Data entries
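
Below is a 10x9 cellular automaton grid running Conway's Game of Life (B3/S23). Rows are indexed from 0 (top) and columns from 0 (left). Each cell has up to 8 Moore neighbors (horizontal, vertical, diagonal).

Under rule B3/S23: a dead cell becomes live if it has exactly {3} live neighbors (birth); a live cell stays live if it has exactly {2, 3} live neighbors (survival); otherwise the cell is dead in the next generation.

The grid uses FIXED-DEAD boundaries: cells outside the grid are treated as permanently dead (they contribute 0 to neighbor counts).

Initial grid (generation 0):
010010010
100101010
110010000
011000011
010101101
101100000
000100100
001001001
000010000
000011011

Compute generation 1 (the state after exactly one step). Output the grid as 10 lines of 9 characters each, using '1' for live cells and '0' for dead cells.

Answer: 000010100
101101100
100110111
000111111
100110101
010101110
010110000
000111000
000110111
000011000

Derivation:
Simulating step by step:
Generation 0 (given above): 32 live cells
Generation 1: 42 live cells
(generation 1 grid is the final answer)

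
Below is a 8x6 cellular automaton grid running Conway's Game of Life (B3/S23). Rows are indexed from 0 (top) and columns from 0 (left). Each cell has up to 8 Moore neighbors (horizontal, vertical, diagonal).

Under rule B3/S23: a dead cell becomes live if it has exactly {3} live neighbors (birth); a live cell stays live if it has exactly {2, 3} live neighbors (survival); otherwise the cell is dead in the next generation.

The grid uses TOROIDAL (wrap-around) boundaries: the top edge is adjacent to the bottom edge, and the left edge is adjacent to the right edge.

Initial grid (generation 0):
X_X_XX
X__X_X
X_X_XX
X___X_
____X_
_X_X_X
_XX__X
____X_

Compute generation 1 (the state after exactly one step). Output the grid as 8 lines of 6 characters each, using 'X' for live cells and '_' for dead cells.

Simulating step by step:
Generation 0 (given above): 21 live cells
Generation 1: 18 live cells
(generation 1 grid is the final answer)

Answer: XX____
__X___
______
XX__X_
X__XX_
_X_X_X
_XXX_X
__X_X_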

» What to do
Make an exact copy of every line in the data.

» Response to this exercise
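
Below is a 10x9 cellular automaton grid running Conway's Game of Life (B3/S23). Rows are indexed from 0 (top) and columns from 0 (left). Each cell has up to 8 Moore neighbors (horizontal, vertical, diagonal).

Under rule B3/S23: a dead cell becomes live if it has exactly {3} live neighbors (birth); a live cell stays live if it has exactly {2, 3} live neighbors (survival); otherwise the cell is dead in the next generation.

The grid uses FIXED-DEAD boundaries: cells outside the grid are treated as permanently dead (they contribute 0 to neighbor counts).

Initial grid (generation 0):
010010010
100101010
110010000
011000011
010101101
101100000
000100100
001001001
000010000
000011011

Compute generation 1 (the state after exactly one step). Output the grid as 10 lines of 9 characters each, using '1' for live cells and '0' for dead cells.

Answer: 000010100
101101100
100110111
000111111
100110101
010101110
010110000
000111000
000110111
000011000

Derivation:
Simulating step by step:
Generation 0 (given above): 32 live cells
Generation 1: 42 live cells
(generation 1 grid is the final answer)

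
Below is a 8x6 cellular automaton grid running Conway's Game of Life (B3/S23). Rows are indexed from 0 (top) and columns from 0 (left). Each cell has up to 8 Moore neighbors (horizontal, vertical, diagonal).

Under rule B3/S23: a dead cell becomes live if it has exactly {3} live neighbors (birth); a live cell stays live if it has exactly {2, 3} live neighbors (survival); otherwise the cell is dead in the next generation.

The grid uses TOROIDAL (wrap-around) boundaries: the top edge is adjacent to the bottom edge, and the left edge is adjacent to the right edge.

Initial grid (generation 0):
X_X_XX
X__X_X
X_X_XX
X___X_
____X_
_X_X_X
_XX__X
____X_

Compute generation 1 (the state after exactly one step). Output the grid as 8 lines of 6 characters each, using 'X' for live cells and '_' for dead cells.

Simulating step by step:
Generation 0 (given above): 21 live cells
Generation 1: 18 live cells
(generation 1 grid is the final answer)

Answer: XX____
__X___
______
XX__X_
X__XX_
_X_X_X
_XXX_X
__X_X_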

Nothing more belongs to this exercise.